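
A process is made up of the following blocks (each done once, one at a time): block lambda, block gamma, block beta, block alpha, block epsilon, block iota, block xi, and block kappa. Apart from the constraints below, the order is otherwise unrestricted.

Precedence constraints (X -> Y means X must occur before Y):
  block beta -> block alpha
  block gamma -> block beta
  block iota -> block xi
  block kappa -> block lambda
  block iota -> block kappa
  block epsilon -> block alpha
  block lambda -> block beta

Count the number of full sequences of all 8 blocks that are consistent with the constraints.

157

The blocks with no prerequisites are block gamma, block epsilon, block iota; any of them can be placed first.
Systematically extending each partial ordering one block at a time and counting, there are 157 complete orderings.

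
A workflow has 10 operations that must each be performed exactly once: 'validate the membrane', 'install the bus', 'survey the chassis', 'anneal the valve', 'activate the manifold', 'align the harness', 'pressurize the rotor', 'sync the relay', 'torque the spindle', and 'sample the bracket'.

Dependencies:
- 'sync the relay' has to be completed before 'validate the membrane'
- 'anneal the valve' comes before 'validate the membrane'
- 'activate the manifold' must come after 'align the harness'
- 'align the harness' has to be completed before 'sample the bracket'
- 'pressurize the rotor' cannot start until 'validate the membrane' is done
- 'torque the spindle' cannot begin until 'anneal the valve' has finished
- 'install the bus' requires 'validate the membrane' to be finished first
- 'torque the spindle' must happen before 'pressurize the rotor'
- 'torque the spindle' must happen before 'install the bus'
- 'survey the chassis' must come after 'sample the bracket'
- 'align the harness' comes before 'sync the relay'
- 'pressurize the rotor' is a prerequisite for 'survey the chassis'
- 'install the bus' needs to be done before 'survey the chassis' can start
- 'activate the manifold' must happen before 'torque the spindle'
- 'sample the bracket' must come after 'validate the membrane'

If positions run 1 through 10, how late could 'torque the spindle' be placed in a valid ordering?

7

Following every chain forward from 'torque the spindle', the operations that must come later are 'install the bus', 'survey the chassis', 'pressurize the rotor' — 3 of them.
With 3 mandatory successors out of 10 operations total, the latest slot for 'torque the spindle' is 10−3 = 7, and it's reachable by doing all non-successors before 'torque the spindle'.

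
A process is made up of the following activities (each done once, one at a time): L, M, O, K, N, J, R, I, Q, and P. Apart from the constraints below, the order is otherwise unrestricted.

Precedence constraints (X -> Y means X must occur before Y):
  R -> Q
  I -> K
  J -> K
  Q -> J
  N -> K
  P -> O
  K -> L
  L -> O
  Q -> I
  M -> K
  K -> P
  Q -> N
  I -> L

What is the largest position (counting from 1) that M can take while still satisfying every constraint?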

PROBLEM REQUIREMENTS>
Scan the lines above for the word "until", then copy each line that has it.

TASK ANSWER>
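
- 'pressurize the rotor' cannot start until 'validate the membrane' is done
- 'torque the spindle' cannot begin until 'anneal the valve' has finished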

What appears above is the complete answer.